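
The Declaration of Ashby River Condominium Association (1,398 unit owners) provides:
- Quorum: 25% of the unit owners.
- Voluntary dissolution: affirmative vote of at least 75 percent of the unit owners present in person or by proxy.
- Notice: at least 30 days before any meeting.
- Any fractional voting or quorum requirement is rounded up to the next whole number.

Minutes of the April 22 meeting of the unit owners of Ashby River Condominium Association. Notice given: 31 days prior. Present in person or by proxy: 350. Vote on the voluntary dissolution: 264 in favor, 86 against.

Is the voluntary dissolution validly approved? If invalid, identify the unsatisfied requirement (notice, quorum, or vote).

Valid — all requirements satisfied.

Notice: 31 days given; 30 required. Satisfied.
Quorum: 25% of 1,398 = 349.50, rounded up to 350; 350 present. Satisfied.
Vote: requires three-fourths of those present (350); 3/4 of 350 = 262.50, rounded up to 263, so 263 needed; 264 in favor. Satisfied.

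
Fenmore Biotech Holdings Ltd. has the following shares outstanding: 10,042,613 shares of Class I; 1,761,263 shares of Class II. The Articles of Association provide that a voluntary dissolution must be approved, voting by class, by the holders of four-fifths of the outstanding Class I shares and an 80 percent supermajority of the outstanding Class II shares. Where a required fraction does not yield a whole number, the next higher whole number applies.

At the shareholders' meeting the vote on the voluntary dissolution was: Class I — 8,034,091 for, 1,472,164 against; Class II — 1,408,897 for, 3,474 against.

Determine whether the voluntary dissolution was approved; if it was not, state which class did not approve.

Not approved — the Class II shares did not give the required vote.

Class I: 4/5 of 10042613 = 8034090.40, rounded up to 8034091; 8,034,091 required, 8,034,091 in favor — approved.
Class II: 4/5 of 1761263 = 1409010.40, rounded up to 1409011; 1,409,011 required, 1,408,897 in favor — not approved.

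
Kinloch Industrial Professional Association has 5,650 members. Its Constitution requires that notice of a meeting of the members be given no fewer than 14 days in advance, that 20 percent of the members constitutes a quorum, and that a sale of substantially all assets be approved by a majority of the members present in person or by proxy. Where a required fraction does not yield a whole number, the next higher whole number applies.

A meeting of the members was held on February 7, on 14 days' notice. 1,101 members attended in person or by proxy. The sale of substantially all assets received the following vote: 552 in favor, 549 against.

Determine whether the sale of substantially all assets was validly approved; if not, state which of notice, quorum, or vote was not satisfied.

Invalid — quorum requirement not satisfied.

Notice: 14 days given; 14 required. Satisfied.
Quorum: 20% of 5,650 = 1,130; 1,101 present. Not satisfied.
Vote: requires a majority of those present (1,101); a majority of 1101 is 551, so 551 needed; 552 in favor. Satisfied.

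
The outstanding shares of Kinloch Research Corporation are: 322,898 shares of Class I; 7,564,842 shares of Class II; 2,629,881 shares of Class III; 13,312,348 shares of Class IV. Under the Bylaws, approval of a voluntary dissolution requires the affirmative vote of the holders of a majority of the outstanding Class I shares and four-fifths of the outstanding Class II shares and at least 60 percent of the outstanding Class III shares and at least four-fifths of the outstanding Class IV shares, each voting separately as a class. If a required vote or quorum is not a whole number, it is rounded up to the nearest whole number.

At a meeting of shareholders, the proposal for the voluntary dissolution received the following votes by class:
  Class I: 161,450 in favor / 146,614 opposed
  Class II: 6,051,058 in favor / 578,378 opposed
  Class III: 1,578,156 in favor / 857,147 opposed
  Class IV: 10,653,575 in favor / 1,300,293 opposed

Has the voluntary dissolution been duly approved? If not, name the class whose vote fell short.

Not approved — the Class II shares did not give the required vote.

Class I: a majority of 322898 is 161450; 161,450 required, 161,450 in favor — approved.
Class II: 4/5 of 7564842 = 6051873.60, rounded up to 6051874; 6,051,874 required, 6,051,058 in favor — not approved.
Class III: 3/5 of 2629881 = 1577928.60, rounded up to 1577929; 1,577,929 required, 1,578,156 in favor — approved.
Class IV: 4/5 of 13312348 = 10649878.40, rounded up to 10649879; 10,649,879 required, 10,653,575 in favor — approved.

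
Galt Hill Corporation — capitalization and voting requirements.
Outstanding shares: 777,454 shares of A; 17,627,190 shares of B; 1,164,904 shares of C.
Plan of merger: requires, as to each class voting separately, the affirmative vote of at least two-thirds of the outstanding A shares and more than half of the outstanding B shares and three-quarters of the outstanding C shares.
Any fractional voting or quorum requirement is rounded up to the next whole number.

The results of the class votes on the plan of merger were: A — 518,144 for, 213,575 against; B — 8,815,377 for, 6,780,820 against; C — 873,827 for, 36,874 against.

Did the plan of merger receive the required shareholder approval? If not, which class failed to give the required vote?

Not approved — the A shares did not give the required vote.

A: 2/3 of 777454 = 518302.67, rounded up to 518303; 518,303 required, 518,144 in favor — not approved.
B: a majority of 17627190 is 8813596; 8,813,596 required, 8,815,377 in favor — approved.
C: 3/4 of 1164904 = 873678; 873,678 required, 873,827 in favor — approved.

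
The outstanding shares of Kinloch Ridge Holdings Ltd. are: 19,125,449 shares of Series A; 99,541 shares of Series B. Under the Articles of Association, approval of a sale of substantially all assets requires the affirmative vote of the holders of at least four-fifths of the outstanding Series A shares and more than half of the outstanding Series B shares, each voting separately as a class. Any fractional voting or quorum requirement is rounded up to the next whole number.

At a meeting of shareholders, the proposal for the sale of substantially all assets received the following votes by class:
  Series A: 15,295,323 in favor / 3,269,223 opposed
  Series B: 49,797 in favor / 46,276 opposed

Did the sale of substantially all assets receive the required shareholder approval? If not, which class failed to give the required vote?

Series A: 4/5 of 19125449 = 15300359.20, rounded up to 15300360; 15,300,360 required, 15,295,323 in favor — not approved.
Series B: a majority of 99541 is 49771; 49,771 required, 49,797 in favor — approved.

Not approved — the Series A shares did not give the required vote.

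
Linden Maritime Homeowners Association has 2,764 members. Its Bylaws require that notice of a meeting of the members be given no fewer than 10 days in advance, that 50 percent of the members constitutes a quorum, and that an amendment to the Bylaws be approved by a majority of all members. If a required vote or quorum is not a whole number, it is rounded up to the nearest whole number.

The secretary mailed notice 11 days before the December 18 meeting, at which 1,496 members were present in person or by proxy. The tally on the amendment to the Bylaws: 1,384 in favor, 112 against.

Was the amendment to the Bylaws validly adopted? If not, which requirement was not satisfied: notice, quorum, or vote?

Valid — all requirements satisfied.

Notice: 11 days given; 10 required. Satisfied.
Quorum: 50% of 2,764 = 1,382; 1,496 present. Satisfied.
Vote: requires a majority of all members (2,764); a majority of 2764 is 1383, so 1,383 needed; 1,384 in favor. Satisfied.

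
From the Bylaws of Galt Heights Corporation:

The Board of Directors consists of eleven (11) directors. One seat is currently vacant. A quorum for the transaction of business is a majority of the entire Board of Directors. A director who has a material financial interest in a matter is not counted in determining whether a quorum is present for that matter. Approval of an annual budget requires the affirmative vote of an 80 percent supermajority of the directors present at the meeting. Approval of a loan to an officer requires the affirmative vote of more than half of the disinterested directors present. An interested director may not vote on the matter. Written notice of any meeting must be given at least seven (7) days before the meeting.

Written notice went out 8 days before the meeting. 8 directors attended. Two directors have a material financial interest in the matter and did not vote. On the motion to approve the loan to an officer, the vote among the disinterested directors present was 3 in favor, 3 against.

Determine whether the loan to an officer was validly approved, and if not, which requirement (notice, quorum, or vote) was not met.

Invalid — vote requirement not satisfied.

Notice: 8 days given; 7 required (8 ≥ 7). Satisfied.
Quorum: 8 present, but the 2 interested directors do not count, leaving 6. Quorum is 6. Satisfied.
Vote: the loan to an officer requires a majority of the disinterested directors present (8 − 2 = 6). A majority of 6 is 4, so 4 affirmative votes are needed; 3 voted in favor. Not satisfied.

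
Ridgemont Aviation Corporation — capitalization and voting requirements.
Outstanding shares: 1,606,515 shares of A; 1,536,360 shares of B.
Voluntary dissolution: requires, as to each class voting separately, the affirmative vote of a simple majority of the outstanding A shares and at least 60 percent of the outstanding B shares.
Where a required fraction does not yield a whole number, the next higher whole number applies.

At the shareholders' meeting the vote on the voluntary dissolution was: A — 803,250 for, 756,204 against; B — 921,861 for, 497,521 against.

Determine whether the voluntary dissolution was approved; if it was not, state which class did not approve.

Not approved — the A shares did not give the required vote.

A: a majority of 1606515 is 803258; 803,258 required, 803,250 in favor — not approved.
B: 3/5 of 1536360 = 921816; 921,816 required, 921,861 in favor — approved.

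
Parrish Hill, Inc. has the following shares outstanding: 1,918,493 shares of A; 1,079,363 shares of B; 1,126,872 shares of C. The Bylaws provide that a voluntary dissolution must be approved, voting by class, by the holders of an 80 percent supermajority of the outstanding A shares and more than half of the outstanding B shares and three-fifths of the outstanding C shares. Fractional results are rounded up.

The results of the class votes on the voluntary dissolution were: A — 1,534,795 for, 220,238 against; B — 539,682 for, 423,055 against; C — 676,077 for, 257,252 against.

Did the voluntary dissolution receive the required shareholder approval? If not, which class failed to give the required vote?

Not approved — the C shares did not give the required vote.

A: 4/5 of 1918493 = 1534794.40, rounded up to 1534795; 1,534,795 required, 1,534,795 in favor — approved.
B: a majority of 1079363 is 539682; 539,682 required, 539,682 in favor — approved.
C: 3/5 of 1126872 = 676123.20, rounded up to 676124; 676,124 required, 676,077 in favor — not approved.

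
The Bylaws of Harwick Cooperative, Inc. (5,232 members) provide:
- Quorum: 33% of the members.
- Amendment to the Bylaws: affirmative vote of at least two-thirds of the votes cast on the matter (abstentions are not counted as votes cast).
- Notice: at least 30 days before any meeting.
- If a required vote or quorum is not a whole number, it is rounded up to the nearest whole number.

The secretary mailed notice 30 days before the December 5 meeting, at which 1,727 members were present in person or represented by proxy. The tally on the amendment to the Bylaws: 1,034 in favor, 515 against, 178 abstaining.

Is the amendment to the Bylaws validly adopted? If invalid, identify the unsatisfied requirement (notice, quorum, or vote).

Valid — all requirements satisfied.

Notice: 30 days given; 30 required. Satisfied.
Quorum: 33% of 5,232 = 1,726.56, rounded up to 1,727; 1,727 present. Satisfied.
Vote: requires two-thirds of the votes cast (1,727 − 178 abstaining = 1,549); 2/3 of 1549 = 1032.67, rounded up to 1033, so 1,033 needed; 1,034 in favor. Satisfied.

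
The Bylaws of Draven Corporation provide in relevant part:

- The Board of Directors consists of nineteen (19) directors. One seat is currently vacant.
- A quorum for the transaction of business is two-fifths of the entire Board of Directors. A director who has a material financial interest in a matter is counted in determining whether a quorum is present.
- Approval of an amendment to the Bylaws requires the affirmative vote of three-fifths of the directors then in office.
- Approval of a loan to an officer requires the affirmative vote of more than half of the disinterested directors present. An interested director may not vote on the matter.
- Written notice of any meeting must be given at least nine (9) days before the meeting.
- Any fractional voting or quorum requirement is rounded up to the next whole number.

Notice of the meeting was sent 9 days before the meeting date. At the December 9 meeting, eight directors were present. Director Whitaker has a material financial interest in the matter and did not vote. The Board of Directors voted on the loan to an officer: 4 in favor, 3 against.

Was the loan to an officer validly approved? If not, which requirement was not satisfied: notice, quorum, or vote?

Valid — all requirements satisfied.

Notice: 9 days given; 9 required (9 ≥ 9). Satisfied.
Quorum: 8 present (interested directors count toward quorum); quorum is 8. Satisfied.
Vote: the loan to an officer requires a majority of the disinterested directors present (8 − 1 = 7). A majority of 7 is 4, so 4 affirmative votes are needed; 4 voted in favor. Satisfied.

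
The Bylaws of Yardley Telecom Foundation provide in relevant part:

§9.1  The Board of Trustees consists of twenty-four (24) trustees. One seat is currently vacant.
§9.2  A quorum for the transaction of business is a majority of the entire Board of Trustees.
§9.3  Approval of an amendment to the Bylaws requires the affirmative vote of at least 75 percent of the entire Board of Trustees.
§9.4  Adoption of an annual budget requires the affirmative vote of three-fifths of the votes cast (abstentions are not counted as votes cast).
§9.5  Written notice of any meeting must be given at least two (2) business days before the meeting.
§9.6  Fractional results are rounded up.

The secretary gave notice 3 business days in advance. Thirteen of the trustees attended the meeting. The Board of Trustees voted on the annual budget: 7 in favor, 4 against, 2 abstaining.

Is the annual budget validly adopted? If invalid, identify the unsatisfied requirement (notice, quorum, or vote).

Notice: 3 business days given; 2 required (3 ≥ 2). Satisfied.
Quorum: 13 present; quorum is 13. Satisfied.
Vote: the annual budget requires three-fifths of the votes cast (13 present − 2 abstaining = 11). 3/5 of 11 = 6.60, rounded up to 7, so 7 affirmative votes are needed; 7 voted in favor. Satisfied.

Valid — all requirements satisfied.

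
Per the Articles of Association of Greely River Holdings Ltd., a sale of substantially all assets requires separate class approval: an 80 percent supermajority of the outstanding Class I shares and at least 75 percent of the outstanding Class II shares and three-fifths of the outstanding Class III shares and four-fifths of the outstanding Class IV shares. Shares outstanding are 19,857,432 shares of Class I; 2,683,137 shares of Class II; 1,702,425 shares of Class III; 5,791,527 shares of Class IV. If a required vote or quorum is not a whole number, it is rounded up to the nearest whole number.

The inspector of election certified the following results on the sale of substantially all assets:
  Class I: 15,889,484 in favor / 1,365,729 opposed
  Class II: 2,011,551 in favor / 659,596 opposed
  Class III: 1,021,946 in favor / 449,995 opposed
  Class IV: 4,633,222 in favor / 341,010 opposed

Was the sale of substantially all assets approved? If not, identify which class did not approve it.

Not approved — the Class II shares did not give the required vote.

Class I: 4/5 of 19857432 = 15885945.60, rounded up to 15885946; 15,885,946 required, 15,889,484 in favor — approved.
Class II: 3/4 of 2683137 = 2012352.75, rounded up to 2012353; 2,012,353 required, 2,011,551 in favor — not approved.
Class III: 3/5 of 1702425 = 1021455; 1,021,455 required, 1,021,946 in favor — approved.
Class IV: 4/5 of 5791527 = 4633221.60, rounded up to 4633222; 4,633,222 required, 4,633,222 in favor — approved.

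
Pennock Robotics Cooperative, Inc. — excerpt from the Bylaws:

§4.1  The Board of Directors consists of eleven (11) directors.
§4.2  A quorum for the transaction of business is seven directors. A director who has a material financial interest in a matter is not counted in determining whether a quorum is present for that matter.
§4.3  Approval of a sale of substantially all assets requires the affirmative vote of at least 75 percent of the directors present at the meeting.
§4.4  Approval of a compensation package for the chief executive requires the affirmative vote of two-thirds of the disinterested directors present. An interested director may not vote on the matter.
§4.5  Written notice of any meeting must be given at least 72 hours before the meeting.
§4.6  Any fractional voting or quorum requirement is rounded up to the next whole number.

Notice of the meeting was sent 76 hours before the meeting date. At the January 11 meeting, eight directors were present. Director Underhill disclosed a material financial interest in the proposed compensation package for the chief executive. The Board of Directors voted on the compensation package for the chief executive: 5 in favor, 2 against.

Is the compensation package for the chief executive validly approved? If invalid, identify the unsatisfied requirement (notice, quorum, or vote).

Valid — all requirements satisfied.

Notice: 76 hours given; 72 required (76 ≥ 72). Satisfied.
Quorum: 8 present, but the 1 interested director does not count, leaving 7. Quorum is 7. Satisfied.
Vote: the compensation package for the chief executive requires two-thirds of the disinterested directors present (8 − 1 = 7). 2/3 of 7 = 4.67, rounded up to 5, so 5 affirmative votes are needed; 5 voted in favor. Satisfied.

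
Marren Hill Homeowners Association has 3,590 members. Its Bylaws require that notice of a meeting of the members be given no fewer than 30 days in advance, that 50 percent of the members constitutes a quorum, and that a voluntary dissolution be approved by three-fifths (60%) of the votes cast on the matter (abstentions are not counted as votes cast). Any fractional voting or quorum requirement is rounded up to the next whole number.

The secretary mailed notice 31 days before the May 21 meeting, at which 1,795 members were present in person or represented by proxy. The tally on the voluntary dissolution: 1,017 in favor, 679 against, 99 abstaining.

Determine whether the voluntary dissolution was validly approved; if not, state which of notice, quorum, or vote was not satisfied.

Invalid — vote requirement not satisfied.

Notice: 31 days given; 30 required. Satisfied.
Quorum: 50% of 3,590 = 1,795; 1,795 present. Satisfied.
Vote: requires three-fifths of the votes cast (1,795 − 99 abstaining = 1,696); 3/5 of 1696 = 1017.60, rounded up to 1018, so 1,018 needed; 1,017 in favor. Not satisfied.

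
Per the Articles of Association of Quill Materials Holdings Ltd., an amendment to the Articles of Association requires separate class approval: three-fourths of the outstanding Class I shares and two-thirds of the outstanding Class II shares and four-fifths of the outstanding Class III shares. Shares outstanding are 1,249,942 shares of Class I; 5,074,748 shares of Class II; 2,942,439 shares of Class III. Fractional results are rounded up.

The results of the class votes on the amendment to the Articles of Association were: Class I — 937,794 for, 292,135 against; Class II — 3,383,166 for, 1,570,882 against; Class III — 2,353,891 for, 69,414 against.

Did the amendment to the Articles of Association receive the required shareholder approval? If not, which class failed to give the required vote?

Not approved — the Class III shares did not give the required vote.

Class I: 3/4 of 1249942 = 937456.50, rounded up to 937457; 937,457 required, 937,794 in favor — approved.
Class II: 2/3 of 5074748 = 3383165.33, rounded up to 3383166; 3,383,166 required, 3,383,166 in favor — approved.
Class III: 4/5 of 2942439 = 2353951.20, rounded up to 2353952; 2,353,952 required, 2,353,891 in favor — not approved.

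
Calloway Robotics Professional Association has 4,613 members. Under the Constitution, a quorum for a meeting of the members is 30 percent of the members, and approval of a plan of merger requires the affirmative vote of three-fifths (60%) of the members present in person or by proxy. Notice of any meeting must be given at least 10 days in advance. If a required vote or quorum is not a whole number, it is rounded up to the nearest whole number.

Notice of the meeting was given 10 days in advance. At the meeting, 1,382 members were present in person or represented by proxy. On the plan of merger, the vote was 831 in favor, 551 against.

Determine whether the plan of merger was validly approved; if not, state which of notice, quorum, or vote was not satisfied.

Notice: 10 days given; 10 required. Satisfied.
Quorum: 30% of 4,613 = 1,383.90, rounded up to 1,384; 1,382 present. Not satisfied.
Vote: requires three-fifths of those present (1,382); 3/5 of 1382 = 829.20, rounded up to 830, so 830 needed; 831 in favor. Satisfied.

Invalid — quorum requirement not satisfied.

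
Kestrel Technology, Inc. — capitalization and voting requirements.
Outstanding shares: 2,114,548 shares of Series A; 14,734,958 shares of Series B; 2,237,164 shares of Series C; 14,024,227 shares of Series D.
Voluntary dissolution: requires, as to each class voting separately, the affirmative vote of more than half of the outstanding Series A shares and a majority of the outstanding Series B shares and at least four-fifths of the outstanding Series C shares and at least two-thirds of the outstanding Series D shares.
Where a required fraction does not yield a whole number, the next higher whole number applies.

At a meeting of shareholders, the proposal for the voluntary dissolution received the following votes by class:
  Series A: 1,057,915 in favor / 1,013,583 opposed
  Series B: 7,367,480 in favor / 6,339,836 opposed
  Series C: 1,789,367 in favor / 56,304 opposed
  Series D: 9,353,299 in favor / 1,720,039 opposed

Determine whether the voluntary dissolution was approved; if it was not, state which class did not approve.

Series A: a majority of 2114548 is 1057275; 1,057,275 required, 1,057,915 in favor — approved.
Series B: a majority of 14734958 is 7367480; 7,367,480 required, 7,367,480 in favor — approved.
Series C: 4/5 of 2237164 = 1789731.20, rounded up to 1789732; 1,789,732 required, 1,789,367 in favor — not approved.
Series D: 2/3 of 14024227 = 9349484.67, rounded up to 9349485; 9,349,485 required, 9,353,299 in favor — approved.

Not approved — the Series C shares did not give the required vote.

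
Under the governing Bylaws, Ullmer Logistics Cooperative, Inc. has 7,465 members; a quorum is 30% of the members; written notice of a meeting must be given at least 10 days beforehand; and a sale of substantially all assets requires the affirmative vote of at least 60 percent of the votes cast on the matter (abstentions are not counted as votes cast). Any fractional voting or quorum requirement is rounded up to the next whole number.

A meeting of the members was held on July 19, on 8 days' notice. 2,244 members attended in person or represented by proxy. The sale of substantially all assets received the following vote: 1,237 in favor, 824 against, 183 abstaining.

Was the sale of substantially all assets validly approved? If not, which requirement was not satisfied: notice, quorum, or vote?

Notice: 8 days given; 10 required. Not satisfied.
Quorum: 30% of 7,465 = 2,239.50, rounded up to 2,240; 2,244 present. Satisfied.
Vote: requires three-fifths of the votes cast (2,244 − 183 abstaining = 2,061); 3/5 of 2061 = 1236.60, rounded up to 1237, so 1,237 needed; 1,237 in favor. Satisfied.

Invalid — notice requirement not satisfied.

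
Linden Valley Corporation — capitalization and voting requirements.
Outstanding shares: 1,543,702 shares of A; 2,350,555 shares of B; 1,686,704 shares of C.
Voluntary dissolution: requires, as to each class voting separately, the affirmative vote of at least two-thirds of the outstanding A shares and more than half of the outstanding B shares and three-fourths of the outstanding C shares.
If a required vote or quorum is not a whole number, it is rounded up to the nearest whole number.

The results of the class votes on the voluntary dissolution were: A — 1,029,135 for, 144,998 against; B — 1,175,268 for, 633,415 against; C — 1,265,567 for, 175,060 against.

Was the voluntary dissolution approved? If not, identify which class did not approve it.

Not approved — the B shares did not give the required vote.

A: 2/3 of 1543702 = 1029134.67, rounded up to 1029135; 1,029,135 required, 1,029,135 in favor — approved.
B: a majority of 2350555 is 1175278; 1,175,278 required, 1,175,268 in favor — not approved.
C: 3/4 of 1686704 = 1265028; 1,265,028 required, 1,265,567 in favor — approved.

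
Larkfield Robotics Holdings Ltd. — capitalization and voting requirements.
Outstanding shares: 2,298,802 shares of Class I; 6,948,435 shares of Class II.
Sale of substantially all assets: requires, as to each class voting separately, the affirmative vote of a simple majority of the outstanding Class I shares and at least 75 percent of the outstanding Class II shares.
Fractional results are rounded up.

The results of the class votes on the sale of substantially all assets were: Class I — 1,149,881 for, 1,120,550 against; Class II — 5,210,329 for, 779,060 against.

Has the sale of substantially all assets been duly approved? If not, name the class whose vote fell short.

Class I: a majority of 2298802 is 1149402; 1,149,402 required, 1,149,881 in favor — approved.
Class II: 3/4 of 6948435 = 5211326.25, rounded up to 5211327; 5,211,327 required, 5,210,329 in favor — not approved.

Not approved — the Class II shares did not give the required vote.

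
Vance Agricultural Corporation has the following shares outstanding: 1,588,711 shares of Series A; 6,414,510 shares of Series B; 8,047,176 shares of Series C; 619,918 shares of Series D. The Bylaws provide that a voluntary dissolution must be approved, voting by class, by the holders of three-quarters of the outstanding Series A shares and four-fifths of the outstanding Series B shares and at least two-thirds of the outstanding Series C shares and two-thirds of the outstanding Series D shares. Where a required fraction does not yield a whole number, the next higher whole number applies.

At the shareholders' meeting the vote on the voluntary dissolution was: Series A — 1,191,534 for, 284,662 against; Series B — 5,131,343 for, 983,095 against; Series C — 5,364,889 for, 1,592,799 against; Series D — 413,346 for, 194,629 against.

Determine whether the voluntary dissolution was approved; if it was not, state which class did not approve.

Not approved — the Series B shares did not give the required vote.

Series A: 3/4 of 1588711 = 1191533.25, rounded up to 1191534; 1,191,534 required, 1,191,534 in favor — approved.
Series B: 4/5 of 6414510 = 5131608; 5,131,608 required, 5,131,343 in favor — not approved.
Series C: 2/3 of 8047176 = 5364784; 5,364,784 required, 5,364,889 in favor — approved.
Series D: 2/3 of 619918 = 413278.67, rounded up to 413279; 413,279 required, 413,346 in favor — approved.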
-*-*-
▶ _Action item_
Beginning at the line with "Notice of the meeting was given" and ending at the line with "Series D: 9,353,299", reproduce each line of the data above exactly, and add no other lines.

▶ _Response for this exercise_
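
Notice of the meeting was given 10 days in advance. At the meeting, 1,382 members were present in person or represented by proxy. On the plan of merger, the vote was 831 in favor, 551 against.

Determine whether the plan of merger was validly approved; if not, state which of notice, quorum, or vote was not satisfied.

Notice: 10 days given; 10 required. Satisfied.
Quorum: 30% of 4,613 = 1,383.90, rounded up to 1,384; 1,382 present. Not satisfied.
Vote: requires three-fifths of those present (1,382); 3/5 of 1382 = 829.20, rounded up to 830, so 830 needed; 831 in favor. Satisfied.

Invalid — quorum requirement not satisfied.

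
Kestrel Technology, Inc. — capitalization and voting requirements.
Outstanding shares: 2,114,548 shares of Series A; 14,734,958 shares of Series B; 2,237,164 shares of Series C; 14,024,227 shares of Series D.
Voluntary dissolution: requires, as to each class voting separately, the affirmative vote of more than half of the outstanding Series A shares and a majority of the outstanding Series B shares and at least four-fifths of the outstanding Series C shares and at least two-thirds of the outstanding Series D shares.
Where a required fraction does not yield a whole number, the next higher whole number applies.

At a meeting of shareholders, the proposal for the voluntary dissolution received the following votes by class:
  Series A: 1,057,915 in favor / 1,013,583 opposed
  Series B: 7,367,480 in favor / 6,339,836 opposed
  Series C: 1,789,367 in favor / 56,304 opposed
  Series D: 9,353,299 in favor / 1,720,039 opposed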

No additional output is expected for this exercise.